_The task:_
Every record that follows must be given again exactly.

Records from a data source
=======

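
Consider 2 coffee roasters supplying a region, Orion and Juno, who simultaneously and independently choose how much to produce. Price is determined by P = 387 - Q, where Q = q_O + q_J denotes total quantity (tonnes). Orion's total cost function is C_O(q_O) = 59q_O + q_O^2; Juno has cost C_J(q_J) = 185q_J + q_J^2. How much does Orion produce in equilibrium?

Orion's profit: π_O = (387 - Q)q_O - (59q_O + q_O²). Setting ∂π_O/∂q_O = 0: 328 - 4q_O - (q_J) = 0.
Juno's profit: π_J = (387 - Q)q_J - (185q_J + q_J²). Setting ∂π_J/∂q_J = 0: 202 - 4q_J - (q_O) = 0.
Rearranging gives the reaction functions q_O = (328 - q_J)/4 and q_J = (202 - q_O)/4.
Substituting one into the other gives q_O = 74 and q_J = 32.

74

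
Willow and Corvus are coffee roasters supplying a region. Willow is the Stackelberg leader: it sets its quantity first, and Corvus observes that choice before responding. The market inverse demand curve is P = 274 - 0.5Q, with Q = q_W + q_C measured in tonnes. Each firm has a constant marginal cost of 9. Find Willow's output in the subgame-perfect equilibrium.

265

The follower Corvus best-responds to any q_W: π_C = (274 - 0.5Q)q_C - 9q_C.
Follower FOC: 265 - (1/2)q_W - q_C = 0, so q_C(q_W) = (265 - (1/2)q_W).
Willow substitutes q_C(q_W) into its own profit: π_W = q_W(274 - (1/2)q_W - (265 - (1/2)q_W)/2) - 9q_W = (283/2 - (1/4)q_W)q_W - 9q_W.
The leader's first-order condition 265/2 - (1/2)q_W = 0 yields q_W = 265.
Then q_C = (265 - (1/2)·265) = 265/2.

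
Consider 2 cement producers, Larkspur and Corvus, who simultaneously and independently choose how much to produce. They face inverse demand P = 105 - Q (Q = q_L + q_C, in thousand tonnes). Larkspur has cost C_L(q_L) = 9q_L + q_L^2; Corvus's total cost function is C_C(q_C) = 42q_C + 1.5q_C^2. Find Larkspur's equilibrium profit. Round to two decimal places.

Larkspur's profit: π_L = (105 - Q)q_L - (9q_L + q_L²). Setting ∂π_L/∂q_L = 0: 96 - 4q_L - (q_C) = 0.
Corvus's first-order condition: 63 - 5q_C - (q_L) = 0.
So q_L = (96 - q_C)/4 and q_C = (63 - q_L)/5.
Substituting one into the other gives q_L = 417/19 and q_C = 156/19.
Price P = 105 - 573/19 = 1422/19.
Larkspur's profit: (1422/19)·(417/19) - 9·(417/19) - (417/19)² = 963.3740.

963.37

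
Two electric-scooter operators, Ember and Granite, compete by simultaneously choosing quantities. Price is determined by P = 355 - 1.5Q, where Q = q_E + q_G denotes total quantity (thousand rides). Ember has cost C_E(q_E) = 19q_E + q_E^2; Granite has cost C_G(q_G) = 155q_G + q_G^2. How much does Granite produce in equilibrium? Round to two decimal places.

21.80

Ember's profit: π_E = (355 - 1.5Q)q_E - (19q_E + q_E²). Setting ∂π_E/∂q_E = 0: 336 - 5q_E - (3/2)(q_G) = 0.
Granite's profit: π_G = (355 - 1.5Q)q_G - (155q_G + q_G²). Setting ∂π_G/∂q_G = 0: 200 - 5q_G - (3/2)(q_E) = 0.
Best responses: q_E = (336 - (3/2)q_G)/5, q_G = (200 - (3/2)q_E)/5.
Substituting one into the other gives q_E = 60.6593 and q_G = 1984/91.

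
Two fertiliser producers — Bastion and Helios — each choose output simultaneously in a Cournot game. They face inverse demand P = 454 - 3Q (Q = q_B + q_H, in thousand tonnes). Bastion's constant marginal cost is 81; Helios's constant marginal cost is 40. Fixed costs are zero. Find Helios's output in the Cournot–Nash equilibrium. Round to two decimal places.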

=======

_Solution below:_
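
Consider 2 coffee roasters supplying a region, Orion and Juno, who simultaneously and independently choose how much to produce. Price is determined by P = 387 - Q, where Q = q_O + q_J denotes total quantity (tonnes). Orion's total cost function is C_O(q_O) = 59q_O + q_O^2; Juno has cost C_J(q_J) = 185q_J + q_J^2. How much does Orion produce in equilibrium?

Orion's profit: π_O = (387 - Q)q_O - (59q_O + q_O²). Setting ∂π_O/∂q_O = 0: 328 - 4q_O - (q_J) = 0.
Juno's profit: π_J = (387 - Q)q_J - (185q_J + q_J²). Setting ∂π_J/∂q_J = 0: 202 - 4q_J - (q_O) = 0.
Rearranging gives the reaction functions q_O = (328 - q_J)/4 and q_J = (202 - q_O)/4.
Substituting one into the other gives q_O = 74 and q_J = 32.

74

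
Willow and Corvus are coffee roasters supplying a region. Willow is the Stackelberg leader: it sets its quantity first, and Corvus observes that choice before responding. The market inverse demand curve is P = 274 - 0.5Q, with Q = q_W + q_C measured in tonnes. Each firm has a constant marginal cost of 9. Find Willow's output in the subgame-perfect equilibrium.

265

The follower Corvus best-responds to any q_W: π_C = (274 - 0.5Q)q_C - 9q_C.
Follower FOC: 265 - (1/2)q_W - q_C = 0, so q_C(q_W) = (265 - (1/2)q_W).
Willow substitutes q_C(q_W) into its own profit: π_W = q_W(274 - (1/2)q_W - (265 - (1/2)q_W)/2) - 9q_W = (283/2 - (1/4)q_W)q_W - 9q_W.
The leader's first-order condition 265/2 - (1/2)q_W = 0 yields q_W = 265.
Then q_C = (265 - (1/2)·265) = 265/2.

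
Consider 2 cement producers, Larkspur and Corvus, who simultaneously and independently choose how much to produce. They face inverse demand P = 105 - Q (Q = q_L + q_C, in thousand tonnes). Larkspur has cost C_L(q_L) = 9q_L + q_L^2; Corvus's total cost function is C_C(q_C) = 42q_C + 1.5q_C^2. Find Larkspur's equilibrium profit. Round to two decimal places.

Larkspur's profit: π_L = (105 - Q)q_L - (9q_L + q_L²). Setting ∂π_L/∂q_L = 0: 96 - 4q_L - (q_C) = 0.
Corvus's first-order condition: 63 - 5q_C - (q_L) = 0.
So q_L = (96 - q_C)/4 and q_C = (63 - q_L)/5.
Substituting one into the other gives q_L = 417/19 and q_C = 156/19.
Price P = 105 - 573/19 = 1422/19.
Larkspur's profit: (1422/19)·(417/19) - 9·(417/19) - (417/19)² = 963.3740.

963.37

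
Two electric-scooter operators, Ember and Granite, compete by simultaneously choosing quantities. Price is determined by P = 355 - 1.5Q, where Q = q_E + q_G denotes total quantity (thousand rides). Ember has cost C_E(q_E) = 19q_E + q_E^2; Granite has cost C_G(q_G) = 155q_G + q_G^2. How much does Granite produce in equilibrium? Round to two decimal places.

21.80

Ember's profit: π_E = (355 - 1.5Q)q_E - (19q_E + q_E²). Setting ∂π_E/∂q_E = 0: 336 - 5q_E - (3/2)(q_G) = 0.
Granite's profit: π_G = (355 - 1.5Q)q_G - (155q_G + q_G²). Setting ∂π_G/∂q_G = 0: 200 - 5q_G - (3/2)(q_E) = 0.
Best responses: q_E = (336 - (3/2)q_G)/5, q_G = (200 - (3/2)q_E)/5.
Substituting one into the other gives q_E = 60.6593 and q_G = 1984/91.

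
Two fertiliser producers — Bastion and Helios — each choose output simultaneously in a Cournot game. They face inverse demand P = 454 - 3Q (Q = q_B + q_H, in thousand tonnes). Bastion's constant marginal cost is 81; Helios's constant marginal cost is 40. Fixed costs are zero. Find Helios's output in the Cournot–Nash equilibrium. Round to two decimal places.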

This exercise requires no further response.